▸ Problem requirements
Transcribe word for word the lines below from the line with "0) mod 8; f(⊥)=⊥; f(⊤)=⊤" through the line with "7) mod 8; f(⊥)=⊥; f(⊤)=⊤", ends included.

▸ Task data
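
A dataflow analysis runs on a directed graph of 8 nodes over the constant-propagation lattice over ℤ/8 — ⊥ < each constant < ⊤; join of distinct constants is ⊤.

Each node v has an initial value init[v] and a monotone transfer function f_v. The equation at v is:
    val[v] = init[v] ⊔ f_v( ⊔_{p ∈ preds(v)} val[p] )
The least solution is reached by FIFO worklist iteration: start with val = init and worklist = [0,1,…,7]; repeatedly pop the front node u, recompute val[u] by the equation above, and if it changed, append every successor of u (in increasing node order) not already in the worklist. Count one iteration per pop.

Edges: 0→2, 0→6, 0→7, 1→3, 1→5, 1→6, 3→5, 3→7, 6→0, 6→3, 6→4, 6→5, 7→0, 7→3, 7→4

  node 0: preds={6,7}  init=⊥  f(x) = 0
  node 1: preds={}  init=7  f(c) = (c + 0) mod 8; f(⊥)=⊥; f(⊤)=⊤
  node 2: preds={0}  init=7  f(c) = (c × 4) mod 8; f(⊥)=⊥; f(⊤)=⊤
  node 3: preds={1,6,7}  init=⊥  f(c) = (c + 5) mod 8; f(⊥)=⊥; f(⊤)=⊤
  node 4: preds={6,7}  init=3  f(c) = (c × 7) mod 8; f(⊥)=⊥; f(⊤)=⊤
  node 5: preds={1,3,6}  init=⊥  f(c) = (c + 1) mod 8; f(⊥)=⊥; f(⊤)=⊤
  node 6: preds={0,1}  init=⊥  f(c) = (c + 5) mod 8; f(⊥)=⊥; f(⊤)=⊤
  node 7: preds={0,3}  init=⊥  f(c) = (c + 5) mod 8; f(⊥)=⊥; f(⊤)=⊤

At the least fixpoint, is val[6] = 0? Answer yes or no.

no

Worklist (13 pops):
  #1 pop 0: in=⊥ → 0 (was ⊥); enqueue []
  #2 pop 1: in=⊥ → 7 (no change)
  #3 pop 2: in=0 → ⊤ (was 7); enqueue []
  #4 pop 3: in=7 → 4 (was ⊥); enqueue []
  #5 pop 4: in=⊥ → 3 (no change)
  #6 pop 5: in=⊤ → ⊤ (was ⊥); enqueue []
  #7 pop 6: in=⊤ → ⊤ (was ⊥); enqueue [0,3,4,5]
  #8 pop 7: in=⊤ → ⊤ (was ⊥); enqueue []
  #9 pop 0: in=⊤ → 0 (no change)
  #10 pop 3: in=⊤ → ⊤ (was 4); enqueue [7]
  #11 pop 4: in=⊤ → ⊤ (was 3); enqueue []
  #12 pop 5: in=⊤ → ⊤ (no change)
  #13 pop 7: in=⊤ → ⊤ (no change)

Fixpoint:
  val[0] = 0
  val[1] = 7
  val[2] = ⊤
  val[3] = ⊤
  val[4] = ⊤
  val[5] = ⊤
  val[6] = ⊤
  val[7] = ⊤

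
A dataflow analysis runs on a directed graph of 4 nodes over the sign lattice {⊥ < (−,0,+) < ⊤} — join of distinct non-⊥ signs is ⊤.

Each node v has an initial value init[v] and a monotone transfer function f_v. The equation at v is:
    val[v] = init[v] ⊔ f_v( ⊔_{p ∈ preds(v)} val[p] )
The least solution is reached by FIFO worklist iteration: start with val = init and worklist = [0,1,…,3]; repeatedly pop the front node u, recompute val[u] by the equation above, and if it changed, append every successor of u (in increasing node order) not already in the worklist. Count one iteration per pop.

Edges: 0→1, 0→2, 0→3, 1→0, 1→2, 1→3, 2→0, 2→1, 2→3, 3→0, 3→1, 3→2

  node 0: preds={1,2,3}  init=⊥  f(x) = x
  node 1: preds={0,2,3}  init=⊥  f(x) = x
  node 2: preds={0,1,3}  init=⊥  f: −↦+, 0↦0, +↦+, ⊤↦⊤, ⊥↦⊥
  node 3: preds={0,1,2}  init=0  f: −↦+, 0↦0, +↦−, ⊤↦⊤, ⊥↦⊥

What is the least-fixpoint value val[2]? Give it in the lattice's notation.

Trace (6 dequeues):
  [1] u=0 | in 0 | out 0 | prev ⊥ | push {}
  [2] u=1 | in 0 | out 0 | prev ⊥ | push {0}
  [3] u=2 | in 0 | out 0 | prev ⊥ | push {1}
  [4] u=3 | in 0 | out 0 | ==
  [5] u=0 | in 0 | out 0 | ==
  [6] u=1 | in 0 | out 0 | ==

Converged values:
  [0] 0
  [1] 0
  [2] 0
  [3] 0

0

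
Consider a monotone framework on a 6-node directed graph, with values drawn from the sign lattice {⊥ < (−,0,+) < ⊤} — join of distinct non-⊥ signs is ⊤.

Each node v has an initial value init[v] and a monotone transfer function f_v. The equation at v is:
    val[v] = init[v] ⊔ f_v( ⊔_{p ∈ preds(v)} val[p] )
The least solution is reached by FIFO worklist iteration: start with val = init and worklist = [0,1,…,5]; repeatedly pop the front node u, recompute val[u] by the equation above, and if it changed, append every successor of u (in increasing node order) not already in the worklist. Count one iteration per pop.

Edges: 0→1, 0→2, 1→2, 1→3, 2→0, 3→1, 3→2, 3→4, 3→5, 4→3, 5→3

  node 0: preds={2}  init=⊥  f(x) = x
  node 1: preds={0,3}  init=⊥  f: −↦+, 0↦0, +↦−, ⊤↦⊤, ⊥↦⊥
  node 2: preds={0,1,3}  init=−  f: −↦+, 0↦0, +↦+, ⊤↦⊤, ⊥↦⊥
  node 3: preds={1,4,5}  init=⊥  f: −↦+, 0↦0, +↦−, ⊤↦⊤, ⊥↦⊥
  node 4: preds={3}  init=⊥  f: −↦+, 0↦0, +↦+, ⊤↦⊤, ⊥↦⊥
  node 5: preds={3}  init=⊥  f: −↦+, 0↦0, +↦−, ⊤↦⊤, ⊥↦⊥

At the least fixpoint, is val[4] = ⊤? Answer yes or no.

yes

Worklist (15 pops):
  #1 pop 0: in=− → − (was ⊥); enqueue []
  #2 pop 1: in=− → + (was ⊥); enqueue []
  #3 pop 2: in=⊤ → ⊤ (was −); enqueue [0]
  #4 pop 3: in=+ → − (was ⊥); enqueue [1,2]
  #5 pop 4: in=− → + (was ⊥); enqueue [3]
  #6 pop 5: in=− → + (was ⊥); enqueue []
  #7 pop 0: in=⊤ → ⊤ (was −); enqueue []
  #8 pop 1: in=⊤ → ⊤ (was +); enqueue []
  #9 pop 2: in=⊤ → ⊤ (no change)
  #10 pop 3: in=⊤ → ⊤ (was −); enqueue [1,2,4,5]
  #11 pop 1: in=⊤ → ⊤ (no change)
  #12 pop 2: in=⊤ → ⊤ (no change)
  #13 pop 4: in=⊤ → ⊤ (was +); enqueue [3]
  #14 pop 5: in=⊤ → ⊤ (was +); enqueue []
  #15 pop 3: in=⊤ → ⊤ (no change)

Fixpoint:
  val[0] = ⊤
  val[1] = ⊤
  val[2] = ⊤
  val[3] = ⊤
  val[4] = ⊤
  val[5] = ⊤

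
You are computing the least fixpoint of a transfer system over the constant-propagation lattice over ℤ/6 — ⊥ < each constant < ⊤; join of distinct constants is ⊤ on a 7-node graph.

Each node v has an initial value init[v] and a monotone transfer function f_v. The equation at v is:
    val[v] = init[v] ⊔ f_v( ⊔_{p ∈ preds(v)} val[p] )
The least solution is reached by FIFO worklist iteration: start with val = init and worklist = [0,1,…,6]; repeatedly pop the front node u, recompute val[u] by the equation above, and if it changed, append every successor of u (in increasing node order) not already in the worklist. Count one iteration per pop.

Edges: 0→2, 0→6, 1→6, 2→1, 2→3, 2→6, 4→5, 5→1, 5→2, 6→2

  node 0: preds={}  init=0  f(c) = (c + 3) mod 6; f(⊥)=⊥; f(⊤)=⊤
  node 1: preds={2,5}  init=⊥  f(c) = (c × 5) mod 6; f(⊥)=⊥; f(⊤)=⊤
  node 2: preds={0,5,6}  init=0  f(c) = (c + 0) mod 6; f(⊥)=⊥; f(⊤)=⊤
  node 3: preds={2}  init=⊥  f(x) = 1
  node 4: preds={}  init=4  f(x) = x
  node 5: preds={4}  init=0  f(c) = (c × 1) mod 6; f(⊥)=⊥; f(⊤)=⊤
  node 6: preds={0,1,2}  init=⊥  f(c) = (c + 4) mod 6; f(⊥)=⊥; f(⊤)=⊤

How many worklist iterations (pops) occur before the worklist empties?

13

Iteration log — 13 steps:
  step 1. node 0  ⊔preds=⊥  new=0  stable
  step 2. node 1  ⊔preds=0  new=0  old=⊥  +wl: 
  step 3. node 2  ⊔preds=0  new=0  stable
  step 4. node 3  ⊔preds=0  new=1  old=⊥  +wl: 
  step 5. node 4  ⊔preds=⊥  new=4  stable
  step 6. node 5  ⊔preds=4  new=⊤  old=0  +wl: 1,2
  step 7. node 6  ⊔preds=0  new=4  old=⊥  +wl: 
  step 8. node 1  ⊔preds=⊤  new=⊤  old=0  +wl: 6
  step 9. node 2  ⊔preds=⊤  new=⊤  old=0  +wl: 1,3
  step 10. node 6  ⊔preds=⊤  new=⊤  old=4  +wl: 2
  step 11. node 1  ⊔preds=⊤  new=⊤  stable
  step 12. node 3  ⊔preds=⊤  new=1  stable
  step 13. node 2  ⊔preds=⊤  new=⊤  stable

Least fixpoint reached:
  node 0: 0
  node 1: ⊤
  node 2: ⊤
  node 3: 1
  node 4: 4
  node 5: ⊤
  node 6: ⊤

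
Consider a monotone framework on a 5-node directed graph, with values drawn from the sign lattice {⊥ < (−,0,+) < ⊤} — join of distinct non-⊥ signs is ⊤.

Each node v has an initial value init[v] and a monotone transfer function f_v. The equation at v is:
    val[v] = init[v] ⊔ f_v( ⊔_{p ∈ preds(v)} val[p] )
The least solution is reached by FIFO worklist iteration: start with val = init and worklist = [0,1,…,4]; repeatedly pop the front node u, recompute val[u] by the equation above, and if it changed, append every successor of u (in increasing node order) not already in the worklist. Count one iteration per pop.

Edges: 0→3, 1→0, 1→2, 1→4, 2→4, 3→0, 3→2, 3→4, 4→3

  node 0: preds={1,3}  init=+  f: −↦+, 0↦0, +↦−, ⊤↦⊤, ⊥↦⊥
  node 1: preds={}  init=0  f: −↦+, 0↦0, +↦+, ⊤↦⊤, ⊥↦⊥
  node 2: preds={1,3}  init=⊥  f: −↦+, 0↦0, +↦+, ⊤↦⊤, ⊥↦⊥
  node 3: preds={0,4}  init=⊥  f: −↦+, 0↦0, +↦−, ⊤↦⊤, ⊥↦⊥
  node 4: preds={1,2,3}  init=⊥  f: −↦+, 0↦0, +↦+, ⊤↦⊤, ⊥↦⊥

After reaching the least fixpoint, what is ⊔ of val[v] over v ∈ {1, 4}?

Iteration log — 9 steps:
  step 1. node 0  ⊔preds=0  new=⊤  old=+  +wl: 
  step 2. node 1  ⊔preds=⊥  new=0  stable
  step 3. node 2  ⊔preds=0  new=0  old=⊥  +wl: 
  step 4. node 3  ⊔preds=⊤  new=⊤  old=⊥  +wl: 0,2
  step 5. node 4  ⊔preds=⊤  new=⊤  old=⊥  +wl: 3
  step 6. node 0  ⊔preds=⊤  new=⊤  stable
  step 7. node 2  ⊔preds=⊤  new=⊤  old=0  +wl: 4
  step 8. node 3  ⊔preds=⊤  new=⊤  stable
  step 9. node 4  ⊔preds=⊤  new=⊤  stable

Least fixpoint reached:
  node 0: ⊤
  node 1: 0
  node 2: ⊤
  node 3: ⊤
  node 4: ⊤

⊤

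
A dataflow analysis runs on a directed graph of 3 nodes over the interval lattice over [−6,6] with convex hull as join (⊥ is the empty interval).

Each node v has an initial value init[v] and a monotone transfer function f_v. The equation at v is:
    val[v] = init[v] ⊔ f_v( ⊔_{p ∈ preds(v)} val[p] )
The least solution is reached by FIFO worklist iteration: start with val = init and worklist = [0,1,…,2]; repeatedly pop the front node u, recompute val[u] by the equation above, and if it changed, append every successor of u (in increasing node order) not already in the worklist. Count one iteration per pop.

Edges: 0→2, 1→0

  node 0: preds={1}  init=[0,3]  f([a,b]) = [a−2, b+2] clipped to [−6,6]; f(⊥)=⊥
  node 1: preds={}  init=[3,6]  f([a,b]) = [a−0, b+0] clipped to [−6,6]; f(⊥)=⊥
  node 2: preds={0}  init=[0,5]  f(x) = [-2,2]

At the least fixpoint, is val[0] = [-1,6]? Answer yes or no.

no

Iteration log — 3 steps:
  step 1. node 0  ⊔preds=[3,6]  new=[0,6]  old=[0,3]  +wl: 
  step 2. node 1  ⊔preds=⊥  new=[3,6]  stable
  step 3. node 2  ⊔preds=[0,6]  new=[-2,5]  old=[0,5]  +wl: 

Least fixpoint reached:
  node 0: [0,6]
  node 1: [3,6]
  node 2: [-2,5]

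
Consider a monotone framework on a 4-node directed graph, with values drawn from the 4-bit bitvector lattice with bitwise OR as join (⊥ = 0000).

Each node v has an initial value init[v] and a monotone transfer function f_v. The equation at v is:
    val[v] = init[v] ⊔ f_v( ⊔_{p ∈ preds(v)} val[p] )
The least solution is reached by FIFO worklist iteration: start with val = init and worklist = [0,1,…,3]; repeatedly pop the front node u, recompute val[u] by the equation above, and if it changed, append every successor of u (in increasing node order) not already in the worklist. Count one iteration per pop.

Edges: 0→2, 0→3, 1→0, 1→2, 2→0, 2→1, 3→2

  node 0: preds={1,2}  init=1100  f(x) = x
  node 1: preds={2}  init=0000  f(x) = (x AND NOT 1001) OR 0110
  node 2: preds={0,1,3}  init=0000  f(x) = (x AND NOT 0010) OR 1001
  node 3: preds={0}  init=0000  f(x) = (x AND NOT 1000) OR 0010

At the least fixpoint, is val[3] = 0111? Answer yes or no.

yes

Worklist (9 pops):
  #1 pop 0: in=0000 → 1100 (no change)
  #2 pop 1: in=0000 → 0110 (was 0000); enqueue [0]
  #3 pop 2: in=1110 → 1101 (was 0000); enqueue [1]
  #4 pop 3: in=1100 → 0110 (was 0000); enqueue [2]
  #5 pop 0: in=1111 → 1111 (was 1100); enqueue [3]
  #6 pop 1: in=1101 → 0110 (no change)
  #7 pop 2: in=1111 → 1101 (no change)
  #8 pop 3: in=1111 → 0111 (was 0110); enqueue [2]
  #9 pop 2: in=1111 → 1101 (no change)

Fixpoint:
  val[0] = 1111
  val[1] = 0110
  val[2] = 1101
  val[3] = 0111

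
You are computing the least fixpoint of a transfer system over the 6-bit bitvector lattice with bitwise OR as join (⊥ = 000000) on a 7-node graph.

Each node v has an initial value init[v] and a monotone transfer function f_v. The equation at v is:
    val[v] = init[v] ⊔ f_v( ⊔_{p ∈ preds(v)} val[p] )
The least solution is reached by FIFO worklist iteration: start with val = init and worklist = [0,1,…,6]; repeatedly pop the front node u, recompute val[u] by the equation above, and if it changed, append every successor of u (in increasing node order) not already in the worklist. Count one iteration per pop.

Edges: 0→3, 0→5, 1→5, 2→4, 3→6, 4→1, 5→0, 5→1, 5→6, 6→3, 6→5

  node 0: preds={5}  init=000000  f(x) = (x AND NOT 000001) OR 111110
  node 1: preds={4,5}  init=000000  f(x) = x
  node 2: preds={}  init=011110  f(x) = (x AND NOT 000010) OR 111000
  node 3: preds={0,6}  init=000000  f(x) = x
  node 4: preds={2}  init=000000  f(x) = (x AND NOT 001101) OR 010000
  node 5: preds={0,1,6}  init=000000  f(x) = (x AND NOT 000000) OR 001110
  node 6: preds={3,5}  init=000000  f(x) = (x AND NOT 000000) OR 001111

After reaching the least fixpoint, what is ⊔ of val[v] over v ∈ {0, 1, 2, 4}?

111111

Worklist (15 pops):
  #1 pop 0: in=000000 → 111110 (was 000000); enqueue []
  #2 pop 1: in=000000 → 000000 (no change)
  #3 pop 2: in=000000 → 111110 (was 011110); enqueue []
  #4 pop 3: in=111110 → 111110 (was 000000); enqueue []
  #5 pop 4: in=111110 → 110010 (was 000000); enqueue [1]
  #6 pop 5: in=111110 → 111110 (was 000000); enqueue [0]
  #7 pop 6: in=111110 → 111111 (was 000000); enqueue [3,5]
  #8 pop 1: in=111110 → 111110 (was 000000); enqueue []
  #9 pop 0: in=111110 → 111110 (no change)
  #10 pop 3: in=111111 → 111111 (was 111110); enqueue [6]
  #11 pop 5: in=111111 → 111111 (was 111110); enqueue [0,1]
  #12 pop 6: in=111111 → 111111 (no change)
  #13 pop 0: in=111111 → 111110 (no change)
  #14 pop 1: in=111111 → 111111 (was 111110); enqueue [5]
  #15 pop 5: in=111111 → 111111 (no change)

Fixpoint:
  val[0] = 111110
  val[1] = 111111
  val[2] = 111110
  val[3] = 111111
  val[4] = 110010
  val[5] = 111111
  val[6] = 111111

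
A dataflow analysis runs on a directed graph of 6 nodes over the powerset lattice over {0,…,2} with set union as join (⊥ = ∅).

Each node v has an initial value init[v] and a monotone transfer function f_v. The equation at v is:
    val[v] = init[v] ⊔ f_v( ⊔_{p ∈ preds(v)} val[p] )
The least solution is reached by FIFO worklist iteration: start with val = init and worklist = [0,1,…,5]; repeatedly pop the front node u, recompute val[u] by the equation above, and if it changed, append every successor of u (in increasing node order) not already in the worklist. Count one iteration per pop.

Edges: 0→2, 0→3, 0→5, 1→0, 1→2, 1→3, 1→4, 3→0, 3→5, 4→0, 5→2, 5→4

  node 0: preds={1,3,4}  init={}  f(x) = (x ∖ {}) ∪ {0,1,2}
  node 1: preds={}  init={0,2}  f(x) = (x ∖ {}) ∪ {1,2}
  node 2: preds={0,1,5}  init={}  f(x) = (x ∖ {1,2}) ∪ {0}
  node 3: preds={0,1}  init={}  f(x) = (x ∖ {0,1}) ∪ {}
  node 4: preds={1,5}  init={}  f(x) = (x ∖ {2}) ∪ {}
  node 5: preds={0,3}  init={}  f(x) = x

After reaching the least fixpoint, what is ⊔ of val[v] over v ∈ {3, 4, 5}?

{0,1,2}

Worklist (9 pops):
  #1 pop 0: in={0,2} → {0,1,2} (was {}); enqueue []
  #2 pop 1: in={} → {0,1,2} (was {0,2}); enqueue [0]
  #3 pop 2: in={0,1,2} → {0} (was {}); enqueue []
  #4 pop 3: in={0,1,2} → {2} (was {}); enqueue []
  #5 pop 4: in={0,1,2} → {0,1} (was {}); enqueue []
  #6 pop 5: in={0,1,2} → {0,1,2} (was {}); enqueue [2,4]
  #7 pop 0: in={0,1,2} → {0,1,2} (no change)
  #8 pop 2: in={0,1,2} → {0} (no change)
  #9 pop 4: in={0,1,2} → {0,1} (no change)

Fixpoint:
  val[0] = {0,1,2}
  val[1] = {0,1,2}
  val[2] = {0}
  val[3] = {2}
  val[4] = {0,1}
  val[5] = {0,1,2}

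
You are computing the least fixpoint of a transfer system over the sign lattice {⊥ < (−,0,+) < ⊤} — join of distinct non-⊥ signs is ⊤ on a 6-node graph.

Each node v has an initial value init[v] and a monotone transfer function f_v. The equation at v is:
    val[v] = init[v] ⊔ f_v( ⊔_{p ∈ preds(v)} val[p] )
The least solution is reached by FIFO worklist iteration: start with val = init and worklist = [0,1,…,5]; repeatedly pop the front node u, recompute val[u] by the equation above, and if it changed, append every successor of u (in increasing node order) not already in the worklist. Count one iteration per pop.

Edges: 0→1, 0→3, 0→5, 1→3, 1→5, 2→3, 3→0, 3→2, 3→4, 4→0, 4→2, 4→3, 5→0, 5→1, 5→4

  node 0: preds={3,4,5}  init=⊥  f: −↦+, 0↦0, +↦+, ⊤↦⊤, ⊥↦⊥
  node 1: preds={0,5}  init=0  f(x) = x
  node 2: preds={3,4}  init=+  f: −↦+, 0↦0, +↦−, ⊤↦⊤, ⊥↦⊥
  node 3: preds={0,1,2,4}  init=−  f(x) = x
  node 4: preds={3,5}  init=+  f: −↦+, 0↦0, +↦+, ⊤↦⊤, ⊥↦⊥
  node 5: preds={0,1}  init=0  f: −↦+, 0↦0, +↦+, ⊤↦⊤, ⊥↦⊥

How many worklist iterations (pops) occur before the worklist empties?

11

Trace (11 dequeues):
  [1] u=0 | in ⊤ | out ⊤ | prev ⊥ | push {}
  [2] u=1 | in ⊤ | out ⊤ | prev 0 | push {}
  [3] u=2 | in ⊤ | out ⊤ | prev + | push {}
  [4] u=3 | in ⊤ | out ⊤ | prev − | push {0,2}
  [5] u=4 | in ⊤ | out ⊤ | prev + | push {3}
  [6] u=5 | in ⊤ | out ⊤ | prev 0 | push {1,4}
  [7] u=0 | in ⊤ | out ⊤ | ==
  [8] u=2 | in ⊤ | out ⊤ | ==
  [9] u=3 | in ⊤ | out ⊤ | ==
  [10] u=1 | in ⊤ | out ⊤ | ==
  [11] u=4 | in ⊤ | out ⊤ | ==

Converged values:
  [0] ⊤
  [1] ⊤
  [2] ⊤
  [3] ⊤
  [4] ⊤
  [5] ⊤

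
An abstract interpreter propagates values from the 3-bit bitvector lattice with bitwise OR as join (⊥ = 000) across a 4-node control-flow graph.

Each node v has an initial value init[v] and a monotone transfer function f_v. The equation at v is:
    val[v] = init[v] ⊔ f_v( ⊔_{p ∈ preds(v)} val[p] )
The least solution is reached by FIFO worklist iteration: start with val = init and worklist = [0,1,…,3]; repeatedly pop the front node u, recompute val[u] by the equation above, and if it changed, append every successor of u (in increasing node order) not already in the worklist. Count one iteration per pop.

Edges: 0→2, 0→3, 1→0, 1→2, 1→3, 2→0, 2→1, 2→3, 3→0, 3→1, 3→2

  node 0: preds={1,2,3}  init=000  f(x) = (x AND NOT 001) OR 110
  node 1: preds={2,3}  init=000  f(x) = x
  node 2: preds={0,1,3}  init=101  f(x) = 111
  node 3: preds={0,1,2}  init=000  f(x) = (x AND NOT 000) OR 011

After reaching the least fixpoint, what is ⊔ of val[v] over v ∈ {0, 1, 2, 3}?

111

Worklist (9 pops):
  #1 pop 0: in=101 → 110 (was 000); enqueue []
  #2 pop 1: in=101 → 101 (was 000); enqueue [0]
  #3 pop 2: in=111 → 111 (was 101); enqueue [1]
  #4 pop 3: in=111 → 111 (was 000); enqueue [2]
  #5 pop 0: in=111 → 110 (no change)
  #6 pop 1: in=111 → 111 (was 101); enqueue [0,3]
  #7 pop 2: in=111 → 111 (no change)
  #8 pop 0: in=111 → 110 (no change)
  #9 pop 3: in=111 → 111 (no change)

Fixpoint:
  val[0] = 110
  val[1] = 111
  val[2] = 111
  val[3] = 111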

▸ The completed task
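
  node 1: preds={}  init=7  f(c) = (c + 0) mod 8; f(⊥)=⊥; f(⊤)=⊤
  node 2: preds={0}  init=7  f(c) = (c × 4) mod 8; f(⊥)=⊥; f(⊤)=⊤
  node 3: preds={1,6,7}  init=⊥  f(c) = (c + 5) mod 8; f(⊥)=⊥; f(⊤)=⊤
  node 4: preds={6,7}  init=3  f(c) = (c × 7) mod 8; f(⊥)=⊥; f(⊤)=⊤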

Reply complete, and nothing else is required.